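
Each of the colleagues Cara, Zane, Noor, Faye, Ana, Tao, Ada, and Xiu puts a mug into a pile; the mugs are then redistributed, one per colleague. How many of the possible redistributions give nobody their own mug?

Count assignments avoiding every fixed point. For any j of the 8 colleagues fixed to their own mug, the other 8−j can be arranged in (8−j)! ways.
By inclusion–exclusion this is Σ_{j=0}^{8} (−1)^j C(8,j)·(8−j)!.
Computing: 40320 − 40320 + 20160 − 6720 + 1680 − 336 + 56 − 8 + 1 = 14833.

14833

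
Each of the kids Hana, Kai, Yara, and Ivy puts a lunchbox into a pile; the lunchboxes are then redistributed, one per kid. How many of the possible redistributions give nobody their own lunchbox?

9

Count assignments avoiding every fixed point. For any j of the 4 kids fixed to their own lunchbox, the other 4−j can be arranged in (4−j)! ways.
By inclusion–exclusion this is Σ_{j=0}^{4} (−1)^j C(4,j)·(4−j)!.
Computing: 24 − 24 + 12 − 4 + 1 = 9.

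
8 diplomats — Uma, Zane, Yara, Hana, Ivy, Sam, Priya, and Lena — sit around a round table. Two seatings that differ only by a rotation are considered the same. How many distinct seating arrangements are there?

5040

Around a circle, 8 distinct people have 8!/8 = (7)! = 5040 rotationally distinct seatings.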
━━━━━━
Nothing but the lines from the one that contains "Each of the kids" through the end of the listing above should be copied, each exactly as written.

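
Each of the kids Hana, Kai, Yara, and Ivy puts a lunchbox into a pile; the lunchboxes are then redistributed, one per kid. How many of the possible redistributions give nobody their own lunchbox?

9

Count assignments avoiding every fixed point. For any j of the 4 kids fixed to their own lunchbox, the other 4−j can be arranged in (4−j)! ways.
By inclusion–exclusion this is Σ_{j=0}^{4} (−1)^j C(4,j)·(4−j)!.
Computing: 24 − 24 + 12 − 4 + 1 = 9.

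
8 diplomats — Uma, Zane, Yara, Hana, Ivy, Sam, Priya, and Lena — sit around a round table. Two seatings that differ only by a rotation are considered the same. How many distinct seating arrangements are there?

5040

Around a circle, 8 distinct people have 8!/8 = (7)! = 5040 rotationally distinct seatings.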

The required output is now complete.